:: Task prompt ::
For this exercise, output the line containing "The P at (4,2)" and every line after it through the end of the records, exactly, and no other line.

:: Input ::

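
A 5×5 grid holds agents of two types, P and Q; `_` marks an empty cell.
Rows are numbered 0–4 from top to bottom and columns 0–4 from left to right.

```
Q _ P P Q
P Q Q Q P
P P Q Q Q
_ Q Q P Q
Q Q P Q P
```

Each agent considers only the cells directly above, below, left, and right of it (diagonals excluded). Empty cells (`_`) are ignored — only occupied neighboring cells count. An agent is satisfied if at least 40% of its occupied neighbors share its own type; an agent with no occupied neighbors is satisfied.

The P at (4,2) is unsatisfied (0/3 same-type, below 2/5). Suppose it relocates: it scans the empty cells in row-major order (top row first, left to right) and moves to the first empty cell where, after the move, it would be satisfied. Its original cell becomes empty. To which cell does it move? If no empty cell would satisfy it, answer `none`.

Vacating (4,2). Empty cells in order:
  (0,1): 1/3 same-type → still unsatisfied.
  (3,0): 1/3 same-type → still unsatisfied.

none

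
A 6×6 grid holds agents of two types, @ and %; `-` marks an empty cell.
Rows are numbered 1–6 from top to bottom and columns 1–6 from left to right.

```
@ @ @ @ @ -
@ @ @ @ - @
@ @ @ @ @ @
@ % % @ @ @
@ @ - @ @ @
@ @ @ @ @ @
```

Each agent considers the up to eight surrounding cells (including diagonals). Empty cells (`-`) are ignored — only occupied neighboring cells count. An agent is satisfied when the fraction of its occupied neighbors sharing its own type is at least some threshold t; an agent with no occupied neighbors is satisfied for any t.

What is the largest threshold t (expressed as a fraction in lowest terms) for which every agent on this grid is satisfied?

Row 1: (1,1)@ 3/3 · (1,2)@ 5/5 · (1,3)@ 5/5 · (1,4)@ 4/4 · (1,5)@ 3/3
Row 2: (2,1)@ 5/5 · (2,2)@ 8/8 · (2,3)@ 8/8 · (2,4)@ 7/7 · (2,6)@ 3/3
Row 3: (3,1)@ 4/5 · (3,2)@ 6/8 · (3,3)@ 6/8 · (3,4)@ 6/7 · (3,5)@ 7/7 · (3,6)@ 4/4
Row 4: (4,1)@ 4/5 · (4,2)% 1/7 · (4,3)% 1/7 · (4,4)@ 6/7 · (4,5)@ 8/8 · (4,6)@ 5/5
Row 5: (5,1)@ 4/5 · (5,2)@ 5/7 · (5,4)@ 6/7 · (5,5)@ 8/8 · (5,6)@ 5/5
Row 6: (6,1)@ 3/3 · (6,2)@ 4/4 · (6,3)@ 4/4 · (6,4)@ 4/4 · (6,5)@ 5/5 · (6,6)@ 3/3
The smallest same-type fraction is 1/7 at (4,2), which reduces to 1/7. Any threshold above that leaves this agent unsatisfied.

1/7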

:: Problem solution ::
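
The P at (4,2) is unsatisfied (0/3 same-type, below 2/5). Suppose it relocates: it scans the empty cells in row-major order (top row first, left to right) and moves to the first empty cell where, after the move, it would be satisfied. Its original cell becomes empty. To which cell does it move? If no empty cell would satisfy it, answer `none`.

Vacating (4,2). Empty cells in order:
  (0,1): 1/3 same-type → still unsatisfied.
  (3,0): 1/3 same-type → still unsatisfied.

none

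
A 6×6 grid holds agents of two types, @ and %; `-` marks an empty cell.
Rows are numbered 1–6 from top to bottom and columns 1–6 from left to right.

```
@ @ @ @ @ -
@ @ @ @ - @
@ @ @ @ @ @
@ % % @ @ @
@ @ - @ @ @
@ @ @ @ @ @
```

Each agent considers the up to eight surrounding cells (including diagonals). Empty cells (`-`) are ignored — only occupied neighboring cells count. An agent is satisfied when the fraction of its occupied neighbors sharing its own type is at least some threshold t; an agent with no occupied neighbors is satisfied for any t.

What is the largest threshold t (expressed as a fraction in lowest terms) for which every agent on this grid is satisfied?

Row 1: (1,1)@ 3/3 · (1,2)@ 5/5 · (1,3)@ 5/5 · (1,4)@ 4/4 · (1,5)@ 3/3
Row 2: (2,1)@ 5/5 · (2,2)@ 8/8 · (2,3)@ 8/8 · (2,4)@ 7/7 · (2,6)@ 3/3
Row 3: (3,1)@ 4/5 · (3,2)@ 6/8 · (3,3)@ 6/8 · (3,4)@ 6/7 · (3,5)@ 7/7 · (3,6)@ 4/4
Row 4: (4,1)@ 4/5 · (4,2)% 1/7 · (4,3)% 1/7 · (4,4)@ 6/7 · (4,5)@ 8/8 · (4,6)@ 5/5
Row 5: (5,1)@ 4/5 · (5,2)@ 5/7 · (5,4)@ 6/7 · (5,5)@ 8/8 · (5,6)@ 5/5
Row 6: (6,1)@ 3/3 · (6,2)@ 4/4 · (6,3)@ 4/4 · (6,4)@ 4/4 · (6,5)@ 5/5 · (6,6)@ 3/3
The smallest same-type fraction is 1/7 at (4,2), which reduces to 1/7. Any threshold above that leaves this agent unsatisfied.

1/7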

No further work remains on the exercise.